[Dataset records]
== Segment start ==
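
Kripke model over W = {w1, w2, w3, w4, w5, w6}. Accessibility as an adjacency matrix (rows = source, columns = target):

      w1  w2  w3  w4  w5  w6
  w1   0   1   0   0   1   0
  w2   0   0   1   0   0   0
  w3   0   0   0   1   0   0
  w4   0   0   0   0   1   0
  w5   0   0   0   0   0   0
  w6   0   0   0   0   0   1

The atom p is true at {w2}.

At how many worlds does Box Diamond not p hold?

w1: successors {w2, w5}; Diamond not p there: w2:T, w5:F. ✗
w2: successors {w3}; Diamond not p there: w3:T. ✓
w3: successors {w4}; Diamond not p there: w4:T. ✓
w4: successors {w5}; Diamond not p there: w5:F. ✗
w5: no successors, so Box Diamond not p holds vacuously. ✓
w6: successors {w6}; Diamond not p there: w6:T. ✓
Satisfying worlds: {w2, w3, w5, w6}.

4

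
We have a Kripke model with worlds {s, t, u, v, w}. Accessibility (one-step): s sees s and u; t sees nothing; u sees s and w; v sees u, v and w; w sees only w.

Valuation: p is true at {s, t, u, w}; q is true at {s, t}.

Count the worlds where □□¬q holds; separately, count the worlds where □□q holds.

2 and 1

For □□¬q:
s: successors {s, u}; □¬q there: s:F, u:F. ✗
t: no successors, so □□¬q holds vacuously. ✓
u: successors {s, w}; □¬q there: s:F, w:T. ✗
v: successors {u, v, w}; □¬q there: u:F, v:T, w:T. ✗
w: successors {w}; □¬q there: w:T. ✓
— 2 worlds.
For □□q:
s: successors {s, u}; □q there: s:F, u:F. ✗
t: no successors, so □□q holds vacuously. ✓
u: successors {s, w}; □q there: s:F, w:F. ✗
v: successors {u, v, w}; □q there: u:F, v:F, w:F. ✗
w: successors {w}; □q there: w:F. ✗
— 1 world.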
== Segment end ==
* [Work instruction] Give back, word for word, the lines of the records that run from the one holding "Count the worlds where □□¬q" to the very last.

* [Solved exercise]
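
Count the worlds where □□¬q holds; separately, count the worlds where □□q holds.

2 and 1

For □□¬q:
s: successors {s, u}; □¬q there: s:F, u:F. ✗
t: no successors, so □□¬q holds vacuously. ✓
u: successors {s, w}; □¬q there: s:F, w:T. ✗
v: successors {u, v, w}; □¬q there: u:F, v:T, w:T. ✗
w: successors {w}; □¬q there: w:T. ✓
— 2 worlds.
For □□q:
s: successors {s, u}; □q there: s:F, u:F. ✗
t: no successors, so □□q holds vacuously. ✓
u: successors {s, w}; □q there: s:F, w:F. ✗
v: successors {u, v, w}; □q there: u:F, v:F, w:F. ✗
w: successors {w}; □q there: w:F. ✗
— 1 world.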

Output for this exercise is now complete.